··· DATA FOR THE TASK ···

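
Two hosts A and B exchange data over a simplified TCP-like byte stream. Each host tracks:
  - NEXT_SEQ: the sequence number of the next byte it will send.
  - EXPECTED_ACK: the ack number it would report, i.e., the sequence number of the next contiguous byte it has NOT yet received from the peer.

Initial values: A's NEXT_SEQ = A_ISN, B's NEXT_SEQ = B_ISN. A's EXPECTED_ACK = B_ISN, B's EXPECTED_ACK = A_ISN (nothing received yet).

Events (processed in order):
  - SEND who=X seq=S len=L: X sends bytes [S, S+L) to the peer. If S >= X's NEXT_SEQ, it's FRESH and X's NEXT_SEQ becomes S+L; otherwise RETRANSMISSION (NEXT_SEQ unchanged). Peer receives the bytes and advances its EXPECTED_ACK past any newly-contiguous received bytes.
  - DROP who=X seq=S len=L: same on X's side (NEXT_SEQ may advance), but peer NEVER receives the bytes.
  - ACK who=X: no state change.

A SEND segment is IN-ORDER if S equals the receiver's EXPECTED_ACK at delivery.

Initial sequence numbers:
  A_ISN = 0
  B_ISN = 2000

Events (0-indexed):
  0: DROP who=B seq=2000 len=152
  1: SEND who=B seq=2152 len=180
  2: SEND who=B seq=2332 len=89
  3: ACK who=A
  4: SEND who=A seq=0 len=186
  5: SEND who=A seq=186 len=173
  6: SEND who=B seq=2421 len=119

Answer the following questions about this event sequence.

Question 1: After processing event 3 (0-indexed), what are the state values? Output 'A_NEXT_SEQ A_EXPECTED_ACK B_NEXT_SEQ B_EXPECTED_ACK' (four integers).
After event 0: A_seq=0 A_ack=2000 B_seq=2152 B_ack=0
After event 1: A_seq=0 A_ack=2000 B_seq=2332 B_ack=0
After event 2: A_seq=0 A_ack=2000 B_seq=2421 B_ack=0
After event 3: A_seq=0 A_ack=2000 B_seq=2421 B_ack=0

0 2000 2421 0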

···

TASK OBJECTIVE.
Type out the entries exactly as they appear above.

YOUR RESPONSE.
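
Two hosts A and B exchange data over a simplified TCP-like byte stream. Each host tracks:
  - NEXT_SEQ: the sequence number of the next byte it will send.
  - EXPECTED_ACK: the ack number it would report, i.e., the sequence number of the next contiguous byte it has NOT yet received from the peer.

Initial values: A's NEXT_SEQ = A_ISN, B's NEXT_SEQ = B_ISN. A's EXPECTED_ACK = B_ISN, B's EXPECTED_ACK = A_ISN (nothing received yet).

Events (processed in order):
  - SEND who=X seq=S len=L: X sends bytes [S, S+L) to the peer. If S >= X's NEXT_SEQ, it's FRESH and X's NEXT_SEQ becomes S+L; otherwise RETRANSMISSION (NEXT_SEQ unchanged). Peer receives the bytes and advances its EXPECTED_ACK past any newly-contiguous received bytes.
  - DROP who=X seq=S len=L: same on X's side (NEXT_SEQ may advance), but peer NEVER receives the bytes.
  - ACK who=X: no state change.

A SEND segment is IN-ORDER if S equals the receiver's EXPECTED_ACK at delivery.

Initial sequence numbers:
  A_ISN = 0
  B_ISN = 2000

Events (0-indexed):
  0: DROP who=B seq=2000 len=152
  1: SEND who=B seq=2152 len=180
  2: SEND who=B seq=2332 len=89
  3: ACK who=A
  4: SEND who=A seq=0 len=186
  5: SEND who=A seq=186 len=173
  6: SEND who=B seq=2421 len=119

Answer the following questions about this event sequence.

Question 1: After processing event 3 (0-indexed), what are the state values? Output 'A_NEXT_SEQ A_EXPECTED_ACK B_NEXT_SEQ B_EXPECTED_ACK' (four integers).
After event 0: A_seq=0 A_ack=2000 B_seq=2152 B_ack=0
After event 1: A_seq=0 A_ack=2000 B_seq=2332 B_ack=0
After event 2: A_seq=0 A_ack=2000 B_seq=2421 B_ack=0
After event 3: A_seq=0 A_ack=2000 B_seq=2421 B_ack=0

0 2000 2421 0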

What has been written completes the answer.